§ **Recorded data**:
——

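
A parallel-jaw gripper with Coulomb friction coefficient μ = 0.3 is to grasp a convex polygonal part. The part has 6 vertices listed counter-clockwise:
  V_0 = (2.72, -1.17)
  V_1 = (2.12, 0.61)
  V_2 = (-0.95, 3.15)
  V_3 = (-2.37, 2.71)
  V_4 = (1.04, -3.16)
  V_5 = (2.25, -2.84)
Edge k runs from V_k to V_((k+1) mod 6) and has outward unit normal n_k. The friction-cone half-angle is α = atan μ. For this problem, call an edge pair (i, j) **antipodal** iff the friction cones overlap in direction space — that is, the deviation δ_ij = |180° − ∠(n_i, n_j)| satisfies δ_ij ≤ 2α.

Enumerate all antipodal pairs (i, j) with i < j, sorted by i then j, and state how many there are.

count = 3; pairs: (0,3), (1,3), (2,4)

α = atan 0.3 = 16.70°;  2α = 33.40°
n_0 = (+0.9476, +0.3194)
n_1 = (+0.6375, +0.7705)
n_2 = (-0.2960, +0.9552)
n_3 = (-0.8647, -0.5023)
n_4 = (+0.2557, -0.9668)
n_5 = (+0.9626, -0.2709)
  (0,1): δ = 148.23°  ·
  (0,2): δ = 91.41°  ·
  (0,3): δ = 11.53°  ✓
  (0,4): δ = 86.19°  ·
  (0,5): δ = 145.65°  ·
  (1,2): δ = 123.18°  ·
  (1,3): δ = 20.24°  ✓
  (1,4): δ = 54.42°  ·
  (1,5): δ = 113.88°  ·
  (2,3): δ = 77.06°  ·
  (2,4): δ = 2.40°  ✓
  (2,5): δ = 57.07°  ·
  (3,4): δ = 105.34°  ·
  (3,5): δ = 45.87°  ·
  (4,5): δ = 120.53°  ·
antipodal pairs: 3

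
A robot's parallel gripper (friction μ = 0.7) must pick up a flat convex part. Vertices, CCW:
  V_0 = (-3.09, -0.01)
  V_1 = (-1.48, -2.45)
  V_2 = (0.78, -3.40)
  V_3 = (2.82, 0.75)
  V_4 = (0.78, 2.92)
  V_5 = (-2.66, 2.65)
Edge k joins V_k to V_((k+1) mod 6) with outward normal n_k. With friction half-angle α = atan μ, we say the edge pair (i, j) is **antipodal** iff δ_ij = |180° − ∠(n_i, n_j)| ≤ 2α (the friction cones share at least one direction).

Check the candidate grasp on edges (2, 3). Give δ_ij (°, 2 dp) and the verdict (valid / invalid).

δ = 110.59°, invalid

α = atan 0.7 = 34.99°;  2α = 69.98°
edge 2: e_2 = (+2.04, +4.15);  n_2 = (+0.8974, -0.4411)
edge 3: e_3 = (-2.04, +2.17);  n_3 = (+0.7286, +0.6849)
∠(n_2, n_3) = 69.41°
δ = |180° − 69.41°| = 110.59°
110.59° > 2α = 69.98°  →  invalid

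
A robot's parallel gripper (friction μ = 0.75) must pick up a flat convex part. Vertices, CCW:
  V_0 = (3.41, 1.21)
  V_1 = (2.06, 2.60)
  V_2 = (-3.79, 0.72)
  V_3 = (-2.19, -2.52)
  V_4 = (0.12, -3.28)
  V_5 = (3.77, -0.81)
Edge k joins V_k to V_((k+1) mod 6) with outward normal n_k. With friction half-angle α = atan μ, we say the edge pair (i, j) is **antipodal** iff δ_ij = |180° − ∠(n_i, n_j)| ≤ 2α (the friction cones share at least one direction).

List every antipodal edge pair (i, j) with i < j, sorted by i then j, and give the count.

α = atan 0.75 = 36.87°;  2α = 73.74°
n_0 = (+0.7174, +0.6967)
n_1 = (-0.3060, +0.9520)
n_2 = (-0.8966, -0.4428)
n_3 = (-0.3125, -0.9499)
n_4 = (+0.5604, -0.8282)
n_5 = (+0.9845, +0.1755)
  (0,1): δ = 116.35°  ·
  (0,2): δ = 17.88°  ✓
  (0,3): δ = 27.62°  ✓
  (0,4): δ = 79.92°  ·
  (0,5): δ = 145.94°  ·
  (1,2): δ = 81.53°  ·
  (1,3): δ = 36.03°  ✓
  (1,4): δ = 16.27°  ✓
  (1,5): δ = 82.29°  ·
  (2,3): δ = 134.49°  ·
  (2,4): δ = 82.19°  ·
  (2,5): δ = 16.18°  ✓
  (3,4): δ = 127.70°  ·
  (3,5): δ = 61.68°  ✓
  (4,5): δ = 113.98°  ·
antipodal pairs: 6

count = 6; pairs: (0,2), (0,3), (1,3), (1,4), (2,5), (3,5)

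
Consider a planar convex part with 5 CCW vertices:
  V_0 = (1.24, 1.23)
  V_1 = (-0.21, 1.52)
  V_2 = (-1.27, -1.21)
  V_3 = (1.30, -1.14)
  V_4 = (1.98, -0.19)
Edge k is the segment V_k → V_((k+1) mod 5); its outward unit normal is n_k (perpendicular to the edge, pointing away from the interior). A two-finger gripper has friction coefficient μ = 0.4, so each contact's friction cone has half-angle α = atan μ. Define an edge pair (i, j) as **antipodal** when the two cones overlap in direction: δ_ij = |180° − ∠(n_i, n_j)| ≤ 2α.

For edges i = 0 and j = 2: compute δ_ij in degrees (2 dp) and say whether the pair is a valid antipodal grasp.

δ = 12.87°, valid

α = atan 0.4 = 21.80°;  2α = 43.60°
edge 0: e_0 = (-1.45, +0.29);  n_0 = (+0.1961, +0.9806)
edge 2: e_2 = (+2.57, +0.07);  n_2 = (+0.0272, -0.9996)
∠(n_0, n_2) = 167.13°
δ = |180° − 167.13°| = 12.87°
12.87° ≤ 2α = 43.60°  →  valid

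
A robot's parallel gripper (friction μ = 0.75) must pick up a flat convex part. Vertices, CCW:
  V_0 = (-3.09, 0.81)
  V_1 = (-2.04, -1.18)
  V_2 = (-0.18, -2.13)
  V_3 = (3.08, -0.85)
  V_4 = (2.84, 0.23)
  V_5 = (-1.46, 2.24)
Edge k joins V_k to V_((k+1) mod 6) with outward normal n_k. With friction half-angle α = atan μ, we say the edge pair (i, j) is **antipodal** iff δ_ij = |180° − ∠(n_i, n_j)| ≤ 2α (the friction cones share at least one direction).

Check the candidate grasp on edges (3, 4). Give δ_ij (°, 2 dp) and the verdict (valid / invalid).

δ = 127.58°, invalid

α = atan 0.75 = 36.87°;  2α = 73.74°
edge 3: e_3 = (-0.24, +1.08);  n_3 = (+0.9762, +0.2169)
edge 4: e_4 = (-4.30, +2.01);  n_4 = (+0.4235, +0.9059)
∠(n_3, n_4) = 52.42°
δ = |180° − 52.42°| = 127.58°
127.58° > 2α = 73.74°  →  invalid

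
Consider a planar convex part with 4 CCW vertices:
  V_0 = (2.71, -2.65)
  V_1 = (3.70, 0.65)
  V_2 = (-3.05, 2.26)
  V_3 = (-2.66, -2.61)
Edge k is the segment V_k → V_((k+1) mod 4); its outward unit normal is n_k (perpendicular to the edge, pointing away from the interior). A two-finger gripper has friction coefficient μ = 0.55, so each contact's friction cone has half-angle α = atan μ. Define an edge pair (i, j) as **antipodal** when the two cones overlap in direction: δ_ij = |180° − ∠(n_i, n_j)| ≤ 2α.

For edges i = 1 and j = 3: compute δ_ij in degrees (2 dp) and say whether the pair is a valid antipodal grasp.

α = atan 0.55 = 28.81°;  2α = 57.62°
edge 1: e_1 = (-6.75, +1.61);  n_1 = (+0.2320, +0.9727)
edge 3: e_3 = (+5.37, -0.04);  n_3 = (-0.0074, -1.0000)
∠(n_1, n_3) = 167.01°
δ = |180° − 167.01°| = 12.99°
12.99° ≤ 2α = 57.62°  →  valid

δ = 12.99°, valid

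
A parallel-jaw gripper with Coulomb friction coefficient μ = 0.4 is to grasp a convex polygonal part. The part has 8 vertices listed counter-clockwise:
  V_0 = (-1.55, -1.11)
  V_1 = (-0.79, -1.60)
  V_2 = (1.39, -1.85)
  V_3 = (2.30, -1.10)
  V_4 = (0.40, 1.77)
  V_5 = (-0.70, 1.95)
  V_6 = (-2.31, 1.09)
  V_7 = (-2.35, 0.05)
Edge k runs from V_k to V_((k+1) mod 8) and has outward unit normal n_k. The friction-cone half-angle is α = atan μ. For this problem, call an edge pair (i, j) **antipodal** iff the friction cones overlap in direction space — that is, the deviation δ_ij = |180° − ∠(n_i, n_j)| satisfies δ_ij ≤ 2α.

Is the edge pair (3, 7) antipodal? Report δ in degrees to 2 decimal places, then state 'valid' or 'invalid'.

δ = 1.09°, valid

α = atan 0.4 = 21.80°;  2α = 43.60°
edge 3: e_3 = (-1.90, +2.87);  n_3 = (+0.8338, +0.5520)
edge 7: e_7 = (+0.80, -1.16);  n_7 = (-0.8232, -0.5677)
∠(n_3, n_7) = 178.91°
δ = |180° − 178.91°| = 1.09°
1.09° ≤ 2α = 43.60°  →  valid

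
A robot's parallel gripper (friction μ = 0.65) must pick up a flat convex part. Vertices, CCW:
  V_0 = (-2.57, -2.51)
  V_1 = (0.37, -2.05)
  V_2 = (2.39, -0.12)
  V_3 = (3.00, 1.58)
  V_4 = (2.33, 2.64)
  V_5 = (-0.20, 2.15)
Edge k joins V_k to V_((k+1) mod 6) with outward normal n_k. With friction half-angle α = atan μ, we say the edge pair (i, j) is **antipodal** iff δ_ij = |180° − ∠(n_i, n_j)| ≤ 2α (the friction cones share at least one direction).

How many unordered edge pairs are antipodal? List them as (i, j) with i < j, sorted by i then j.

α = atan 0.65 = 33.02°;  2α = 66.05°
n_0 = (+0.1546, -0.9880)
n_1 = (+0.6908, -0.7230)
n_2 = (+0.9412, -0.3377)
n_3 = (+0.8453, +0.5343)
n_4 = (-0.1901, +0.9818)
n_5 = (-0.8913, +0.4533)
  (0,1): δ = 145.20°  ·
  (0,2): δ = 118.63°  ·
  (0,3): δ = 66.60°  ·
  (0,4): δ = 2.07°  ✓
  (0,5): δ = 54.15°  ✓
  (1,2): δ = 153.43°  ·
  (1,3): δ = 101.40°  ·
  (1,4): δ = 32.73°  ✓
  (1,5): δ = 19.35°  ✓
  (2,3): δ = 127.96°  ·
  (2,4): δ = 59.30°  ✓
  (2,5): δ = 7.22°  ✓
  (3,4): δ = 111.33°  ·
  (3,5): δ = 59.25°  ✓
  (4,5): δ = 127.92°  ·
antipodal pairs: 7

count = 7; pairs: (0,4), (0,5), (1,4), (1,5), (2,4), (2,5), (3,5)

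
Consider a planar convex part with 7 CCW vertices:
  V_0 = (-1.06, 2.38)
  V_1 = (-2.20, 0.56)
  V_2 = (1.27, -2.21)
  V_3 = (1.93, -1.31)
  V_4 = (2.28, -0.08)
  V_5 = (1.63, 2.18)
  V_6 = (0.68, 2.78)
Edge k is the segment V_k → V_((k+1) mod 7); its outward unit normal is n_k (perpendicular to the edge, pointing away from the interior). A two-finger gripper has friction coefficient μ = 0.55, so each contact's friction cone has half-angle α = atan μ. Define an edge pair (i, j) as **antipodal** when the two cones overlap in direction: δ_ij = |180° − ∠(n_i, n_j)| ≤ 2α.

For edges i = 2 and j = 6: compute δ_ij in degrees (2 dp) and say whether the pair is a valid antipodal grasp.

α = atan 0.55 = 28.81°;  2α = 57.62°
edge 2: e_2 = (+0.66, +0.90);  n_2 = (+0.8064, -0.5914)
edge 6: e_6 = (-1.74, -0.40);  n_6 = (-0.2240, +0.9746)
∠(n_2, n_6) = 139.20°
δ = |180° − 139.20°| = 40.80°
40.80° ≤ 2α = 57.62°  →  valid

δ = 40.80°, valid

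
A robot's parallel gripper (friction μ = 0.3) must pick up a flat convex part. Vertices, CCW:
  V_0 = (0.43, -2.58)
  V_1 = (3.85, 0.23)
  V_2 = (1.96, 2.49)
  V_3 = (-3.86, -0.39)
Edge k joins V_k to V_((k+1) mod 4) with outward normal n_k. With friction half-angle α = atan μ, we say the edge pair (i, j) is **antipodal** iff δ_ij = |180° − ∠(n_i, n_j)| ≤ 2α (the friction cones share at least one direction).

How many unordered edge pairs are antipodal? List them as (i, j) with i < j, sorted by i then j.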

——

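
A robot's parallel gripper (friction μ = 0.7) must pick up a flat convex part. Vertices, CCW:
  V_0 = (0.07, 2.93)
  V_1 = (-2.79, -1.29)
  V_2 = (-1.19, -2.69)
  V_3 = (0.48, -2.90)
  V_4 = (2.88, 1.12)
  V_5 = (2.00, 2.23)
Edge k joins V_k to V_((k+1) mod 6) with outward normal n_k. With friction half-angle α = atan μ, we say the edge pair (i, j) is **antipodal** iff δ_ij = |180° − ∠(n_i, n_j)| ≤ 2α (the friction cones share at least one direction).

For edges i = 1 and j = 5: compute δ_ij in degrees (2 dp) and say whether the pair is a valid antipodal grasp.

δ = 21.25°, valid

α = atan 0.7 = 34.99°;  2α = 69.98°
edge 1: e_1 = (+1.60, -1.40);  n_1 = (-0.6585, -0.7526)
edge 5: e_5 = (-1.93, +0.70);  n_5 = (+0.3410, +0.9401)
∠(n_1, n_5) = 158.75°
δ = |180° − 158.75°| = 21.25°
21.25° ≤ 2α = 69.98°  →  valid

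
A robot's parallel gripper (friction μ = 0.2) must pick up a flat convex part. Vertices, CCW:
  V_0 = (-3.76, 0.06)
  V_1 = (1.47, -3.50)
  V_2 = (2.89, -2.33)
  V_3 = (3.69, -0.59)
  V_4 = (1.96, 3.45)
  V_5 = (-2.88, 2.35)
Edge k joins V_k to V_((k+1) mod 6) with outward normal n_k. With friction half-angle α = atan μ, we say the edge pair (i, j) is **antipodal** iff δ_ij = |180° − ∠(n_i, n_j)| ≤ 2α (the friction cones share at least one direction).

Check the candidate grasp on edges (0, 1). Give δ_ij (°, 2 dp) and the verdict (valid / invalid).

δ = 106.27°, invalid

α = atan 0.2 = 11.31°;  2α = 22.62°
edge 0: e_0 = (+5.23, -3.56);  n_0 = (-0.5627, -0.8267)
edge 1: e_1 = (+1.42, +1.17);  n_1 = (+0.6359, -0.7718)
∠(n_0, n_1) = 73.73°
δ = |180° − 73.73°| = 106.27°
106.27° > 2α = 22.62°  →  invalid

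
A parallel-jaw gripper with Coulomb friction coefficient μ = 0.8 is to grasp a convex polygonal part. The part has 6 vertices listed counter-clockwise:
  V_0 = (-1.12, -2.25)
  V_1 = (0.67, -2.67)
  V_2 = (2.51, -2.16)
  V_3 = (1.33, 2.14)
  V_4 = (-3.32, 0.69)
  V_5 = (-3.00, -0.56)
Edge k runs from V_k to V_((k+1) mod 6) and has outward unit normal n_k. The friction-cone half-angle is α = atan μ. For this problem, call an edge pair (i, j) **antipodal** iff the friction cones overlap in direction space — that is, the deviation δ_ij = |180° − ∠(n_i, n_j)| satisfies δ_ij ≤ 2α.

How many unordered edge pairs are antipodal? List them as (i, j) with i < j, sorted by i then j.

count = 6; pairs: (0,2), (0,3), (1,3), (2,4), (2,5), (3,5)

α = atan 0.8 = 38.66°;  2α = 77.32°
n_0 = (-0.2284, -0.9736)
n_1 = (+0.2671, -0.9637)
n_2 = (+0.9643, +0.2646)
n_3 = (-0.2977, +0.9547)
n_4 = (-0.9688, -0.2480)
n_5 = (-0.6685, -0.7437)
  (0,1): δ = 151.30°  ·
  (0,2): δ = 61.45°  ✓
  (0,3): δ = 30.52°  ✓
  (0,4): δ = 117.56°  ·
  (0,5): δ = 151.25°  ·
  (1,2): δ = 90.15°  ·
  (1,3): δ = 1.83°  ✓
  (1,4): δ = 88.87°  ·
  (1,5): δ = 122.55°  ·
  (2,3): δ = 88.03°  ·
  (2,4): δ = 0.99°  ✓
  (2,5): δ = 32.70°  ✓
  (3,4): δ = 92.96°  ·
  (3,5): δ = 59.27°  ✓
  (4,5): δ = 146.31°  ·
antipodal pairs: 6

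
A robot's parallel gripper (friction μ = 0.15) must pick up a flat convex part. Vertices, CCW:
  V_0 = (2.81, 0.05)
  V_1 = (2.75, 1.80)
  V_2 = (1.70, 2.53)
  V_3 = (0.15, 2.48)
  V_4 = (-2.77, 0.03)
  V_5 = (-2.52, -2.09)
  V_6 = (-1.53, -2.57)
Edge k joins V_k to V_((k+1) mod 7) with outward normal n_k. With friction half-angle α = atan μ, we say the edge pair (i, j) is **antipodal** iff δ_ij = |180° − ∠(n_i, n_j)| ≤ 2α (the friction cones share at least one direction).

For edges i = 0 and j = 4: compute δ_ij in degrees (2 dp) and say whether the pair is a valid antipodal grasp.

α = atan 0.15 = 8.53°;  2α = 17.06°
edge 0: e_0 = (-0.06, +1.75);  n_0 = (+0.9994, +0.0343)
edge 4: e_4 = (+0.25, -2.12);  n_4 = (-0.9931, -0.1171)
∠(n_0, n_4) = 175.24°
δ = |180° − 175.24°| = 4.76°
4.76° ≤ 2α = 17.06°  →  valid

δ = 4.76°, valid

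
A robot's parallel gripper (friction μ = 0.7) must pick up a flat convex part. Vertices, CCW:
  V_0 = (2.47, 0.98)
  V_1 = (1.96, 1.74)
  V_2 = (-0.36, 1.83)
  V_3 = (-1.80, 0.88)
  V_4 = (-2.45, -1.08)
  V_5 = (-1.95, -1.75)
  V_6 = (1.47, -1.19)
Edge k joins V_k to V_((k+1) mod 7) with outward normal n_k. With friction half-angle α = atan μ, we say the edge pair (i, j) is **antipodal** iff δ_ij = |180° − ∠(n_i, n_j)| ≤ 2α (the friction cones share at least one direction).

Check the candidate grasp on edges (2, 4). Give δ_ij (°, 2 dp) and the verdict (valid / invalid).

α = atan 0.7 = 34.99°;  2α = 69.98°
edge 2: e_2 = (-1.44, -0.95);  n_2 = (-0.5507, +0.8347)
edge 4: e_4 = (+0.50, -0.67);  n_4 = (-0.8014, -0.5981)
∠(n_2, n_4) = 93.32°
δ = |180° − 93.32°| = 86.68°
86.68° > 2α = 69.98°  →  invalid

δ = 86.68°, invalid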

——

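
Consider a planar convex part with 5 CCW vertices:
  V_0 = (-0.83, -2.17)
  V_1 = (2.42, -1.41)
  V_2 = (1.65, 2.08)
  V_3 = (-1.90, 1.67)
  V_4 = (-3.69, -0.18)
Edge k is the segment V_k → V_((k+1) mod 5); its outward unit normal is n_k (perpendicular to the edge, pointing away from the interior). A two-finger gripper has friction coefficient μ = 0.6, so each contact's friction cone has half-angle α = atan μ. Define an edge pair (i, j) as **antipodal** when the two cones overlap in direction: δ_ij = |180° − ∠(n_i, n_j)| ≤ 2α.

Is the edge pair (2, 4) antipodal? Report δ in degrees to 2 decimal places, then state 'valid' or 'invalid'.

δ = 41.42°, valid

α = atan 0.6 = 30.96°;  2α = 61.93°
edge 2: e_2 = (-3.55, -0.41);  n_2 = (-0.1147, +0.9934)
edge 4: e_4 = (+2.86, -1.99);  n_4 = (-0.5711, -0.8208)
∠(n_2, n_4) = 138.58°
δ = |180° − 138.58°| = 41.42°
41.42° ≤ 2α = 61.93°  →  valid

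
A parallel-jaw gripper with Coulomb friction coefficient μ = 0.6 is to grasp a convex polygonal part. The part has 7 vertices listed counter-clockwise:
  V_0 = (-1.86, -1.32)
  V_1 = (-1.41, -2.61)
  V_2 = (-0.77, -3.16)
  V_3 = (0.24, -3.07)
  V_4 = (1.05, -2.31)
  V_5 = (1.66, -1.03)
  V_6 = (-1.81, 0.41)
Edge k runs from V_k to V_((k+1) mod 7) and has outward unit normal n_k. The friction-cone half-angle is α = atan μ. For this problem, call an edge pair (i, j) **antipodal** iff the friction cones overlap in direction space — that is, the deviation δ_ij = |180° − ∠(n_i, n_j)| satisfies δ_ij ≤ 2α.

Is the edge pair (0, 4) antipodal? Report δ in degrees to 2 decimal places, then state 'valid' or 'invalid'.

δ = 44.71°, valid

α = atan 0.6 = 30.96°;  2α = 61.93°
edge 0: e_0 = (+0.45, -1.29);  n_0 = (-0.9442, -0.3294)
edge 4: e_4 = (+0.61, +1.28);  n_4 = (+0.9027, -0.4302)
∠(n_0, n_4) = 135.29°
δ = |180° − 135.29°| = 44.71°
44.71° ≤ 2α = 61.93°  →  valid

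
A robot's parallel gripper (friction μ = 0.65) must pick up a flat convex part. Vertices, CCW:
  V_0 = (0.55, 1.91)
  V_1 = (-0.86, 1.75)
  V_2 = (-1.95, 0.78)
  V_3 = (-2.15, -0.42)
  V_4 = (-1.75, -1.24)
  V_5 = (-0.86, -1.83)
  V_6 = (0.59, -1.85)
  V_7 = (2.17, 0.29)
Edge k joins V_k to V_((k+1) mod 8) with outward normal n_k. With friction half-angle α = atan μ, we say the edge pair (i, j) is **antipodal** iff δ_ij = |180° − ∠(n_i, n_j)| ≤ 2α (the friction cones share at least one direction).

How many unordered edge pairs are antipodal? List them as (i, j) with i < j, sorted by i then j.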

——

§ **Assigned task**: Your answer should hold every line of the entries that contains the string "call".

§ **Written response**:
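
Edge k runs from V_k to V_((k+1) mod 6) and has outward unit normal n_k. The friction-cone half-angle is α = atan μ. For this problem, call an edge pair (i, j) **antipodal** iff the friction cones overlap in direction space — that is, the deviation δ_ij = |180° − ∠(n_i, n_j)| satisfies δ_ij ≤ 2α.
Edge k runs from V_k to V_((k+1) mod 8) and has outward unit normal n_k. The friction-cone half-angle is α = atan μ. For this problem, call an edge pair (i, j) **antipodal** iff the friction cones overlap in direction space — that is, the deviation δ_ij = |180° − ∠(n_i, n_j)| satisfies δ_ij ≤ 2α.
Edge k runs from V_k to V_((k+1) mod 6) and has outward unit normal n_k. The friction-cone half-angle is α = atan μ. For this problem, call an edge pair (i, j) **antipodal** iff the friction cones overlap in direction space — that is, the deviation δ_ij = |180° − ∠(n_i, n_j)| satisfies δ_ij ≤ 2α.
Edge k runs from V_k to V_((k+1) mod 7) and has outward unit normal n_k. The friction-cone half-angle is α = atan μ. For this problem, call an edge pair (i, j) **antipodal** iff the friction cones overlap in direction space — that is, the deviation δ_ij = |180° − ∠(n_i, n_j)| satisfies δ_ij ≤ 2α.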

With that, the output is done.